The lines needed are those from the start of the records through the line holding "- 13.01.01.02 in rolls ... 34%", each copied exactly.

● ● ● ● ● ● ●

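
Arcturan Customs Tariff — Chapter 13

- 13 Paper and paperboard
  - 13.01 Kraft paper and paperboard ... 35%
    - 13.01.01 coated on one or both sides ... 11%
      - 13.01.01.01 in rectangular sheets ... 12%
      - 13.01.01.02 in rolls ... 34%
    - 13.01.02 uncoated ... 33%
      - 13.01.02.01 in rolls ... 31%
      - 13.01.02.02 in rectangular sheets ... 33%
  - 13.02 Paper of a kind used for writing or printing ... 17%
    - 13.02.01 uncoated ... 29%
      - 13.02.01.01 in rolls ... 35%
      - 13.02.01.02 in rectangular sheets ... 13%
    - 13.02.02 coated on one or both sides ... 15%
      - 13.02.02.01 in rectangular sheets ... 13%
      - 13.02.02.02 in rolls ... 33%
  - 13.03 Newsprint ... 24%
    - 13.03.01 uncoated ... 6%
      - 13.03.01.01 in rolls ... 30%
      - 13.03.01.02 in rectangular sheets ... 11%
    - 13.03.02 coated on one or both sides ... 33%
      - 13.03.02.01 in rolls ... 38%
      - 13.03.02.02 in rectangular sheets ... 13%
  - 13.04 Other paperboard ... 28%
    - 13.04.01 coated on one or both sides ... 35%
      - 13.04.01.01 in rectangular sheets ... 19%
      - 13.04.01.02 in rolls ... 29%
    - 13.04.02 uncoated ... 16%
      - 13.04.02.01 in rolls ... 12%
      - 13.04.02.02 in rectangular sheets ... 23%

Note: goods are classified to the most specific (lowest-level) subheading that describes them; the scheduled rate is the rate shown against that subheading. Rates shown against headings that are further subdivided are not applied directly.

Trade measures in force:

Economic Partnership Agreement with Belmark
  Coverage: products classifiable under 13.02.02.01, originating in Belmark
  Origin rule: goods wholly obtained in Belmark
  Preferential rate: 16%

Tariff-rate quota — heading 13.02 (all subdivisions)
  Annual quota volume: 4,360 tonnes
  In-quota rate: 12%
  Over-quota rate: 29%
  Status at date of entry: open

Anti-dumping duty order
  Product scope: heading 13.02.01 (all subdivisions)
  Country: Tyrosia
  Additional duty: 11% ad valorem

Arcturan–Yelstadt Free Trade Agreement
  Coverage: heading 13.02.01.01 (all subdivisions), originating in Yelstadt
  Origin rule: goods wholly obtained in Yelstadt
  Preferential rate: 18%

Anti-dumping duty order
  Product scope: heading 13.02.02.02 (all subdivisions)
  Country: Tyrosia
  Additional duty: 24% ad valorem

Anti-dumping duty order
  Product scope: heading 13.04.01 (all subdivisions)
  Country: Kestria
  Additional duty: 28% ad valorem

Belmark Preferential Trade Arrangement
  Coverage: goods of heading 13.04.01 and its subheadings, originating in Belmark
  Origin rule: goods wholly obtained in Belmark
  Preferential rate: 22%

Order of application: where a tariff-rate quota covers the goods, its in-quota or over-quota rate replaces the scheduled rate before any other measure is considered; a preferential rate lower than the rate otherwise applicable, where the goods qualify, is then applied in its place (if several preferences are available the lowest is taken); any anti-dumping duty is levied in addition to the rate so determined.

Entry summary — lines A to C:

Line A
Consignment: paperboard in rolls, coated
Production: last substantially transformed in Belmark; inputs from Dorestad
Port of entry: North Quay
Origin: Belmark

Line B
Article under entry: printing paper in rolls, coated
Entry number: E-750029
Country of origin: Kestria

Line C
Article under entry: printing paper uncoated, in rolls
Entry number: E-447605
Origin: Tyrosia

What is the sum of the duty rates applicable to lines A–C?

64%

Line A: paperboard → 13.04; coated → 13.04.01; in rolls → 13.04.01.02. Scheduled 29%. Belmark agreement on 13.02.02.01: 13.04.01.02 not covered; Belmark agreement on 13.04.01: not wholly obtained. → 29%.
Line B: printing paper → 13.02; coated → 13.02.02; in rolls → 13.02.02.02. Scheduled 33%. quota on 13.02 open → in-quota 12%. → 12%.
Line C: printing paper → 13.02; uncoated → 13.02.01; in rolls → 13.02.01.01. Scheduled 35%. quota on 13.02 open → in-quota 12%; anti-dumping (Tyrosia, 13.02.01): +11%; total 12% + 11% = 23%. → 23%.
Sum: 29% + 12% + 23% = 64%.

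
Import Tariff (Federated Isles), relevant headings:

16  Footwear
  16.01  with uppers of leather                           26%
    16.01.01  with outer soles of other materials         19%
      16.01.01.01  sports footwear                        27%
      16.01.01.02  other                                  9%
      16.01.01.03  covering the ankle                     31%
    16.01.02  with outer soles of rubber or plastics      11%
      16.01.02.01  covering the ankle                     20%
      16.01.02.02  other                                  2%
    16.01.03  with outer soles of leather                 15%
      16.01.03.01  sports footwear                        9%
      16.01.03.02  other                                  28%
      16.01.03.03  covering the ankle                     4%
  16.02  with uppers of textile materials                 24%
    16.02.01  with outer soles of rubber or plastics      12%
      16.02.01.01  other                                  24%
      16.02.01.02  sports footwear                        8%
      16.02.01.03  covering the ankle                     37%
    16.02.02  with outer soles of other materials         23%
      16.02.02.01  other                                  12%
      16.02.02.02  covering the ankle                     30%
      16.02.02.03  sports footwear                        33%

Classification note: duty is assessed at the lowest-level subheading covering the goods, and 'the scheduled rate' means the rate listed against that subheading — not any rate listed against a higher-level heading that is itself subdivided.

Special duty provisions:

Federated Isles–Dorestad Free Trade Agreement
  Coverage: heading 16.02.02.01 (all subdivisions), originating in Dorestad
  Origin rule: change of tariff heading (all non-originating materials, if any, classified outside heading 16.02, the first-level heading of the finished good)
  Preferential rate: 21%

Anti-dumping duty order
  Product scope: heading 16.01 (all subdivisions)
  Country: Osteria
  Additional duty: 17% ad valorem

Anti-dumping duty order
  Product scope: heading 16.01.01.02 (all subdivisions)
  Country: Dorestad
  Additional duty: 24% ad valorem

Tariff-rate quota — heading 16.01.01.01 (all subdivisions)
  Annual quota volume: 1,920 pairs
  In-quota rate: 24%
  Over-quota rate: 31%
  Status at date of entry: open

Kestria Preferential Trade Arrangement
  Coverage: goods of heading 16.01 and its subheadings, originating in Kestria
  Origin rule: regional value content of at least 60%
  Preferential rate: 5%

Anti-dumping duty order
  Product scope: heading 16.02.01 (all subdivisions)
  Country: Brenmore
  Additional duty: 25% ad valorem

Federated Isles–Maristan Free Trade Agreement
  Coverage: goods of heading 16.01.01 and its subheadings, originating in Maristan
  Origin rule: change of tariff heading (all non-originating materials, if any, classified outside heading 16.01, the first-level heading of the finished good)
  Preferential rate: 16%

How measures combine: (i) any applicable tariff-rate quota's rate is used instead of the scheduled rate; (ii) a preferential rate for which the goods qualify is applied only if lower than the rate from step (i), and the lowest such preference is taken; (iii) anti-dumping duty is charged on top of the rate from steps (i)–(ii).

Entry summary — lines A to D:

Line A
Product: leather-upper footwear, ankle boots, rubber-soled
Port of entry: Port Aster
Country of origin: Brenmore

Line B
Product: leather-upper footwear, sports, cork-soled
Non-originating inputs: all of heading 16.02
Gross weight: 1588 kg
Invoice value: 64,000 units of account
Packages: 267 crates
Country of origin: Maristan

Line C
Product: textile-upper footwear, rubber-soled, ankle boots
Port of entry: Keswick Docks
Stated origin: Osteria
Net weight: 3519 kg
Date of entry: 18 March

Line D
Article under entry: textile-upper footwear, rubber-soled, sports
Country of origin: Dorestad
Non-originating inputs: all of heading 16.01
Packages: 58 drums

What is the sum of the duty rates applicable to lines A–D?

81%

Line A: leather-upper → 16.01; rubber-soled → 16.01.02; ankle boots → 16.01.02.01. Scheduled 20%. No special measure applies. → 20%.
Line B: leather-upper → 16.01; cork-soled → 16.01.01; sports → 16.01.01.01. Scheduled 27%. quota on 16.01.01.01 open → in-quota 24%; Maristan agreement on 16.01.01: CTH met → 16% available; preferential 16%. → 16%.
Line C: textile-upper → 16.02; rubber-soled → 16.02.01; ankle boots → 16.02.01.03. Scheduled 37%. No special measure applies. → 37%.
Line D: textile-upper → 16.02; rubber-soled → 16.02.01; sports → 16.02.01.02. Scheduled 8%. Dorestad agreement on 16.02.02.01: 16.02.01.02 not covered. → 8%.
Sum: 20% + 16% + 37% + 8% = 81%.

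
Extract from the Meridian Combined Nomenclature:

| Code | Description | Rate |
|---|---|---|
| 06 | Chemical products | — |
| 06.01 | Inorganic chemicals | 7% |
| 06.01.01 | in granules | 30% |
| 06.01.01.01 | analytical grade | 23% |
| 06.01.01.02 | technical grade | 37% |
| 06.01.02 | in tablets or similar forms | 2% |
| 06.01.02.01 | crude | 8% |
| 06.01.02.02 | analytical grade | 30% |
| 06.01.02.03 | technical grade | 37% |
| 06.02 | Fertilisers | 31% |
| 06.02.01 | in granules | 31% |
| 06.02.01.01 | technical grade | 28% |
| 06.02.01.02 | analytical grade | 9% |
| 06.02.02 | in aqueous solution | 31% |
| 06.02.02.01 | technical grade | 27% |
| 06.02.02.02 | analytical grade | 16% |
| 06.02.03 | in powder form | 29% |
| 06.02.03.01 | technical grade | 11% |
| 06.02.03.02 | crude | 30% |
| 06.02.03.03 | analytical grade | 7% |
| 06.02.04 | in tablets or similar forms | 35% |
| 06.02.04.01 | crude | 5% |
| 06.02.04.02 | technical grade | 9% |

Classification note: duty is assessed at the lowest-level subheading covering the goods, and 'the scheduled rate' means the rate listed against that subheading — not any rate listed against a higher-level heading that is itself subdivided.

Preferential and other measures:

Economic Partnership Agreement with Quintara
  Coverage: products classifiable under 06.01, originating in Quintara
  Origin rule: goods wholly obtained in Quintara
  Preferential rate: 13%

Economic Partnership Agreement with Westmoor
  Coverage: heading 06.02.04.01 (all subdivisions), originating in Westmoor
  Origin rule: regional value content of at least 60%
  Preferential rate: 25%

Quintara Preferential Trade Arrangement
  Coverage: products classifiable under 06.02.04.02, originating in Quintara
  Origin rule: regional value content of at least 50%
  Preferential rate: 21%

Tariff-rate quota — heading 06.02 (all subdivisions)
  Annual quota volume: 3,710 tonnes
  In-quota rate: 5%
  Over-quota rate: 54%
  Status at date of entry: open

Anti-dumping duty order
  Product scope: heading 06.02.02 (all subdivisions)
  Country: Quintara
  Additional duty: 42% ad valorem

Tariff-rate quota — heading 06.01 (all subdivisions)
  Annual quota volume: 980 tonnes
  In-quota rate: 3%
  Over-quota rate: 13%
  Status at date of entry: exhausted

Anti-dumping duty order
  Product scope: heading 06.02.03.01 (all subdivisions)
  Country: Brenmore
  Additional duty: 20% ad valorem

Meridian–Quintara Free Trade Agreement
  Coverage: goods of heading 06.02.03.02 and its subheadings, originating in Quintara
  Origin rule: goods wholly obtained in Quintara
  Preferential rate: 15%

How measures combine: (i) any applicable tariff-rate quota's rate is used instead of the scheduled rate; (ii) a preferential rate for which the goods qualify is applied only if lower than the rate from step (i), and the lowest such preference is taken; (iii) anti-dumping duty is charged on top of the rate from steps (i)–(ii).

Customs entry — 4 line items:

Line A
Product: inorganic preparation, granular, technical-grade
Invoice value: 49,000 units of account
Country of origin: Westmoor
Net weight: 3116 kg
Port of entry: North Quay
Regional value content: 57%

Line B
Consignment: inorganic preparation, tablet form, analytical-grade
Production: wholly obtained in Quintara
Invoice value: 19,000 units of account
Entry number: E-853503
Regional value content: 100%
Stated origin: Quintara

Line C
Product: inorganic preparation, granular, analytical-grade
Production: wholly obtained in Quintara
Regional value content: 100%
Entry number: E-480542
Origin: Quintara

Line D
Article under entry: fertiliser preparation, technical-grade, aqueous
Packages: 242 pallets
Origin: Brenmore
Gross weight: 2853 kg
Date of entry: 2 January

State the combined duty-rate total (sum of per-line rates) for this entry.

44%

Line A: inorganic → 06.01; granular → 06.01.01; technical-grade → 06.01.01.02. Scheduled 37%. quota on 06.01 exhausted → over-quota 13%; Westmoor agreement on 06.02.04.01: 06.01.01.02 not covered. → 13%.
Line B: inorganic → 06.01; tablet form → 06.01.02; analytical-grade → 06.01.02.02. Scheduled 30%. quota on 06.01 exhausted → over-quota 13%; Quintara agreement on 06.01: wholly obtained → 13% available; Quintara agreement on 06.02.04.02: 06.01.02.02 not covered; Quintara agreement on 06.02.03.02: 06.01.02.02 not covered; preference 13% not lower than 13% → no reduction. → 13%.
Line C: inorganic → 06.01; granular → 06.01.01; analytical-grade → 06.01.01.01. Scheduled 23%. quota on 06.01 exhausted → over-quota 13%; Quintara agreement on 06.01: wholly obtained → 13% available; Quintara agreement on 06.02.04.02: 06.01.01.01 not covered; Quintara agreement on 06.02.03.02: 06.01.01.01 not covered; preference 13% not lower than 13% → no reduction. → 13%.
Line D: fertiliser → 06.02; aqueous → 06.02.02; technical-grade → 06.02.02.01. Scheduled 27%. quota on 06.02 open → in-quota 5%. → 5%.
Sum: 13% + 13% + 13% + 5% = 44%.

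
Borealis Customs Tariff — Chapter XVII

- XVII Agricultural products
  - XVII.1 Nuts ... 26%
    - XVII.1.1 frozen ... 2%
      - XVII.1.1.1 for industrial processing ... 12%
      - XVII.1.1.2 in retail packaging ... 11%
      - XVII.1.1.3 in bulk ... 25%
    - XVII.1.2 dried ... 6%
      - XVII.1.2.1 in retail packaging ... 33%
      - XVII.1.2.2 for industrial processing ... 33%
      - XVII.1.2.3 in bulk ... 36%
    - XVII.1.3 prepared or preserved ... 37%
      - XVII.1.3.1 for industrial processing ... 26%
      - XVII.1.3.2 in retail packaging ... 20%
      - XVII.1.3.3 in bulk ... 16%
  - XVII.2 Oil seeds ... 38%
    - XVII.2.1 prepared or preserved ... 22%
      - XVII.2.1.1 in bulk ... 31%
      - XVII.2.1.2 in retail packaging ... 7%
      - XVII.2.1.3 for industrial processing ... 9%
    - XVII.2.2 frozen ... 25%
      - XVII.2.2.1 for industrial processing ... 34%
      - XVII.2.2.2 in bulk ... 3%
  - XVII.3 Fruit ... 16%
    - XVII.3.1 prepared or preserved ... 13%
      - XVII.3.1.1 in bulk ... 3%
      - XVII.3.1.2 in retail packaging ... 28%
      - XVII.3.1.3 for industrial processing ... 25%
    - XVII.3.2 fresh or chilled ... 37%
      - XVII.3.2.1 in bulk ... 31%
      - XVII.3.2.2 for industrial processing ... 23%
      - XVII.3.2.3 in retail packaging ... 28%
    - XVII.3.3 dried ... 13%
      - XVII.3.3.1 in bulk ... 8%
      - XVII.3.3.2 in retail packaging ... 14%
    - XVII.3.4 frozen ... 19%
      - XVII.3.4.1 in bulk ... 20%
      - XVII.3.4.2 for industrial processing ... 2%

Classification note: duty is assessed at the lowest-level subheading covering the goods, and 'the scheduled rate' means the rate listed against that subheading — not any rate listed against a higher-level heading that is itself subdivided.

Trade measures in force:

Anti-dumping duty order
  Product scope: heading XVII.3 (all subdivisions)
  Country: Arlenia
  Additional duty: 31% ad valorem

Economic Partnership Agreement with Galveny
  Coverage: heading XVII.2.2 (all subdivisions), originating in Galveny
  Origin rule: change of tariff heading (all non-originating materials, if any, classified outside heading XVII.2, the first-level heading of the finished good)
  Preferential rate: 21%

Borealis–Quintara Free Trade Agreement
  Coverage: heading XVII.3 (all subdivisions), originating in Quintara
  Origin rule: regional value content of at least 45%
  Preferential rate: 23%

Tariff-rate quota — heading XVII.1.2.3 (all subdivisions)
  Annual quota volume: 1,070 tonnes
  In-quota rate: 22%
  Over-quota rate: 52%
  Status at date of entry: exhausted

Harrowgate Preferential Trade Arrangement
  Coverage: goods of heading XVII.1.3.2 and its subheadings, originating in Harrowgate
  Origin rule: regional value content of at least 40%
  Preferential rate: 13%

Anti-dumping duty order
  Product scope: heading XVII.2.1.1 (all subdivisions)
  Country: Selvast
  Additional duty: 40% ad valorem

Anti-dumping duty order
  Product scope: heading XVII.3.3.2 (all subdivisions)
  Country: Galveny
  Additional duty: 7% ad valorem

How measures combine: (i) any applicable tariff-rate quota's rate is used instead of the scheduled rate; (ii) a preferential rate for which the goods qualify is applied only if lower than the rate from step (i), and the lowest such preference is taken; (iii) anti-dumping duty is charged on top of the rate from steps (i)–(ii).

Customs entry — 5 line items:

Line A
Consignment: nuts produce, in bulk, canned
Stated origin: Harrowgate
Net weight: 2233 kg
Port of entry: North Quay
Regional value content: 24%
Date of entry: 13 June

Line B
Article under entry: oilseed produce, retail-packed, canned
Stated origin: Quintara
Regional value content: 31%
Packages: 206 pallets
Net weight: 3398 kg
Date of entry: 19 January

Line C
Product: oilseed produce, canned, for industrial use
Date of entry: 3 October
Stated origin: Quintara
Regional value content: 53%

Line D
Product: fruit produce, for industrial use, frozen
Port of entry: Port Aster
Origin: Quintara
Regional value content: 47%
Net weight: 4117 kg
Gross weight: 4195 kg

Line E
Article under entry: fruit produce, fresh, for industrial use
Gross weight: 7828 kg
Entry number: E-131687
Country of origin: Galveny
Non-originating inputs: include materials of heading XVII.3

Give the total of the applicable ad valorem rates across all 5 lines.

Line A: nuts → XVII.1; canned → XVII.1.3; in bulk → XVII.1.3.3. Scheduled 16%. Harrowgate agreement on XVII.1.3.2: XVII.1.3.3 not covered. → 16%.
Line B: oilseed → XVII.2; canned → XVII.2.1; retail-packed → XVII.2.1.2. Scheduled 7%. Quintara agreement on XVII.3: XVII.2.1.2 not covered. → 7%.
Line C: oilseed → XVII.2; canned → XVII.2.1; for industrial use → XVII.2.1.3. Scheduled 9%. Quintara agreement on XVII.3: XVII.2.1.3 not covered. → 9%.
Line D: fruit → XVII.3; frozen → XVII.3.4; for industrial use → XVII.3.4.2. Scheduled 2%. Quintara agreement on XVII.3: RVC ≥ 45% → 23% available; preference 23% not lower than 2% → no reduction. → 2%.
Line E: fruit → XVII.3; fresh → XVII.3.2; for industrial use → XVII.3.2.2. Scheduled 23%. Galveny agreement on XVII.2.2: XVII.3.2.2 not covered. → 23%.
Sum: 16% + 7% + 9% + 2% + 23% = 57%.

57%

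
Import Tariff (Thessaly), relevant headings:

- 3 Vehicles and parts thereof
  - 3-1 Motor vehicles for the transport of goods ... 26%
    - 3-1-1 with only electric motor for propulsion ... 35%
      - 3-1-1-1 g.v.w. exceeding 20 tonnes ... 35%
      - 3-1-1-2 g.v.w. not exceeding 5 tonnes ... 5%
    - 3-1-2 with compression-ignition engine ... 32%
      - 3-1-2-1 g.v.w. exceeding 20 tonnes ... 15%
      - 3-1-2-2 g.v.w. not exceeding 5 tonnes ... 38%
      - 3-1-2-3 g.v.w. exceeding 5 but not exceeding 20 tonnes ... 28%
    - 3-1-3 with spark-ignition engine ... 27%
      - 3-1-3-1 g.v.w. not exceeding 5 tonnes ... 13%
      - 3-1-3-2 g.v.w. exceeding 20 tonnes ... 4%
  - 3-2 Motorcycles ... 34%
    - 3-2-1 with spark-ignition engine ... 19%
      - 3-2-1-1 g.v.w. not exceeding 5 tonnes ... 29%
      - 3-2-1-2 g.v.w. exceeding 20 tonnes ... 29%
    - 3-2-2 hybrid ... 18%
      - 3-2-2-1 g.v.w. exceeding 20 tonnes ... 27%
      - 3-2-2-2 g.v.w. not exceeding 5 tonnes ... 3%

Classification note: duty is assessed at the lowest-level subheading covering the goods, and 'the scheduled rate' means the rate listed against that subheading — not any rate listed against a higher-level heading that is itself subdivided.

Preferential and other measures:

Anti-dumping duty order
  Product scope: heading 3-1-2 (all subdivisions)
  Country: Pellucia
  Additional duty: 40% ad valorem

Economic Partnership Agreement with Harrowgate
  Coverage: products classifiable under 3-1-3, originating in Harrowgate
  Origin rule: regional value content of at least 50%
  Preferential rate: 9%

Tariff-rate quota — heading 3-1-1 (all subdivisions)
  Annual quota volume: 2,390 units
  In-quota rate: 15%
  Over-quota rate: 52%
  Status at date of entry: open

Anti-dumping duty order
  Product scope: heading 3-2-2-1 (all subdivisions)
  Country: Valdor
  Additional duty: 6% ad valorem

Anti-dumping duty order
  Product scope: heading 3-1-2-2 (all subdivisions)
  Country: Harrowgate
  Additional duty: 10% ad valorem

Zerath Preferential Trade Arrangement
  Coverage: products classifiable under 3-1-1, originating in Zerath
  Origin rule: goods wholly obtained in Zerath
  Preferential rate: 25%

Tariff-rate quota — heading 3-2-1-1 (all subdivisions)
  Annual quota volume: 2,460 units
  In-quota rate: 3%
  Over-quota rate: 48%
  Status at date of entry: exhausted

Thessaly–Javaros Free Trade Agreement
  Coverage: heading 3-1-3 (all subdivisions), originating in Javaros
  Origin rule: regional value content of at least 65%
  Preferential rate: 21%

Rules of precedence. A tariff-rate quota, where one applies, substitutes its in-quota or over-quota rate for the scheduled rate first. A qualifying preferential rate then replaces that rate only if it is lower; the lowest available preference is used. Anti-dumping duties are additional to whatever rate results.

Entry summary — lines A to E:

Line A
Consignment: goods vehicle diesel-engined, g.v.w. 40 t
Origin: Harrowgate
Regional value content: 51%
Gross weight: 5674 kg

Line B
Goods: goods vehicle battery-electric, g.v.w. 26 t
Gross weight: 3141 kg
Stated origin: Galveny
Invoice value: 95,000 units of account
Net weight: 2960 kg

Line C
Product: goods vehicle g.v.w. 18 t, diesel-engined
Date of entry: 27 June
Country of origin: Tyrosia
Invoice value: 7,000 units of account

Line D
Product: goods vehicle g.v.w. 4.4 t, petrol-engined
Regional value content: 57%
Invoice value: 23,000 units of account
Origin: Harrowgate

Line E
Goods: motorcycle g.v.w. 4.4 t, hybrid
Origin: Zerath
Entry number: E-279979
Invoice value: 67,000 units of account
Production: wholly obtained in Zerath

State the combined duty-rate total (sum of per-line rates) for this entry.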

● ● ● ● ● ● ●

● Task solution:
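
Arcturan Customs Tariff — Chapter 13

- 13 Paper and paperboard
  - 13.01 Kraft paper and paperboard ... 35%
    - 13.01.01 coated on one or both sides ... 11%
      - 13.01.01.01 in rectangular sheets ... 12%
      - 13.01.01.02 in rolls ... 34%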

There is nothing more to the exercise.